[WHAT THE TASK ASKS]: In the entries below, the word "rehearsal" appears on some lines. Copy each of those lines.

[Dataset entries]
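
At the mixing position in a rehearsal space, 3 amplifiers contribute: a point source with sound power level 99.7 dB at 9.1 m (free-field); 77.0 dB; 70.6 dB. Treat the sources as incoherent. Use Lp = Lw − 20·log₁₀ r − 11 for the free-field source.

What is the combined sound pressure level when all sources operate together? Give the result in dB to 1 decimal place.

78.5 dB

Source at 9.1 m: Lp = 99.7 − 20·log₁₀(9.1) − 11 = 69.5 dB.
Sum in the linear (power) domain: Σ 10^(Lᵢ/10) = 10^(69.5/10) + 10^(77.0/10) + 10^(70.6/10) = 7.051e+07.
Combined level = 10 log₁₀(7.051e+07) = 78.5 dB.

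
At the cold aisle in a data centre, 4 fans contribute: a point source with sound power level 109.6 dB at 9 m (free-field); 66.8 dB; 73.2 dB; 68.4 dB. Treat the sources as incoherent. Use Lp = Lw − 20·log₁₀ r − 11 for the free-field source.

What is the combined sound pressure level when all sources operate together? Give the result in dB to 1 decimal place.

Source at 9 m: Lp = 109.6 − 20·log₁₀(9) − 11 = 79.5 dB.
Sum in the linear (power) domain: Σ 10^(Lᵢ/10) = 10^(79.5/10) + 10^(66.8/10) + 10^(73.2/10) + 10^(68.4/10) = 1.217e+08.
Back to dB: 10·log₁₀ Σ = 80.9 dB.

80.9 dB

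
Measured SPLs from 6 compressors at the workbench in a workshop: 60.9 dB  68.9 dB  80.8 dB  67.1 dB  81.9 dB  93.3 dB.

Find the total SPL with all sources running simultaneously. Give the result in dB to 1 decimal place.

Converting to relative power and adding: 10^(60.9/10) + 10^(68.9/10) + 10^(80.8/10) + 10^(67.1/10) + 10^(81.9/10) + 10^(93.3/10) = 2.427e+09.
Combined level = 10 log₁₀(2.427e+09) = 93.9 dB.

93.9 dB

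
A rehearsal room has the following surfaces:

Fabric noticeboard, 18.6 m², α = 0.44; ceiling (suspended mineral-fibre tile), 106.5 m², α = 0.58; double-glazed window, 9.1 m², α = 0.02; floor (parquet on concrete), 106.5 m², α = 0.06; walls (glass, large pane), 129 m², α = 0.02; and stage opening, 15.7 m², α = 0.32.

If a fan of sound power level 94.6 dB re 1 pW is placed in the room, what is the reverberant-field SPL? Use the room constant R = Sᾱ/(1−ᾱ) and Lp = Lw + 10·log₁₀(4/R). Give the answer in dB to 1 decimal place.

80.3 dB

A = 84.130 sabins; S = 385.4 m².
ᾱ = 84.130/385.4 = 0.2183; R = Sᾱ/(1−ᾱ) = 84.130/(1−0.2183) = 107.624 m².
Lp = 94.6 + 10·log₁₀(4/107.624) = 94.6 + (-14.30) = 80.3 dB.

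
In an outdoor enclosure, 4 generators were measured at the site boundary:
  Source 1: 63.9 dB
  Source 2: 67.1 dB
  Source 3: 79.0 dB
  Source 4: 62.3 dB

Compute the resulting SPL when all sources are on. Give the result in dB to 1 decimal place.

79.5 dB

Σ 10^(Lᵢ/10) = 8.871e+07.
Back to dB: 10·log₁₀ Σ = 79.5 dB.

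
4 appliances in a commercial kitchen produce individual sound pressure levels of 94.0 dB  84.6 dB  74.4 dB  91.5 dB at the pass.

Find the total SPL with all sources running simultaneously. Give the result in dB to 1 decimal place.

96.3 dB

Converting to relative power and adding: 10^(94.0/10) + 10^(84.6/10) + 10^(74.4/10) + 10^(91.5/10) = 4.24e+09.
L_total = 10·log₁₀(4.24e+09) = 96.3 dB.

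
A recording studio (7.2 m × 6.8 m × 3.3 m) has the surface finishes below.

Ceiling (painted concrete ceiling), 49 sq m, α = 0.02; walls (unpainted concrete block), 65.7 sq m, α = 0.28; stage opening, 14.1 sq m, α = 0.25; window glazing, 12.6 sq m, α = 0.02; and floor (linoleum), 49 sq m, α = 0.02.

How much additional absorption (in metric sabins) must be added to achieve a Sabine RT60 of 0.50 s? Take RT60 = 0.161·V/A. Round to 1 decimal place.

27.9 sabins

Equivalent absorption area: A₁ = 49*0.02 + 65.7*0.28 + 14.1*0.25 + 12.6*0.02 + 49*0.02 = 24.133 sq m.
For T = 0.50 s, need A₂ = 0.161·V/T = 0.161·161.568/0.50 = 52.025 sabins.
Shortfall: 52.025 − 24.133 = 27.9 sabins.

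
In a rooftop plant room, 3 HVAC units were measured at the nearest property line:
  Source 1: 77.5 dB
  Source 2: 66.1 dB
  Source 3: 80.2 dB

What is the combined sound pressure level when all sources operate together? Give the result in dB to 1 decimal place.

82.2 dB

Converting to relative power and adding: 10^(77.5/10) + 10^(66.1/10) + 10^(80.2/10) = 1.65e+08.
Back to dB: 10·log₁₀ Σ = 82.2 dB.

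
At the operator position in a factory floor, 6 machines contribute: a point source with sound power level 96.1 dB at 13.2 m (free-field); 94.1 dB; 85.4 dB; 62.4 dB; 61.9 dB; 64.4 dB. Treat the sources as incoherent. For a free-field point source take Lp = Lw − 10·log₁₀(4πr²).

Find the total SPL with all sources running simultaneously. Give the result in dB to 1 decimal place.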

[WRITTEN SOLUTION]:
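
At the mixing position in a rehearsal space, 3 amplifiers contribute: a point source with sound power level 99.7 dB at 9.1 m (free-field); 77.0 dB; 70.6 dB. Treat the sources as incoherent. Use Lp = Lw − 20·log₁₀ r − 11 for the free-field source.
A rehearsal room has the following surfaces: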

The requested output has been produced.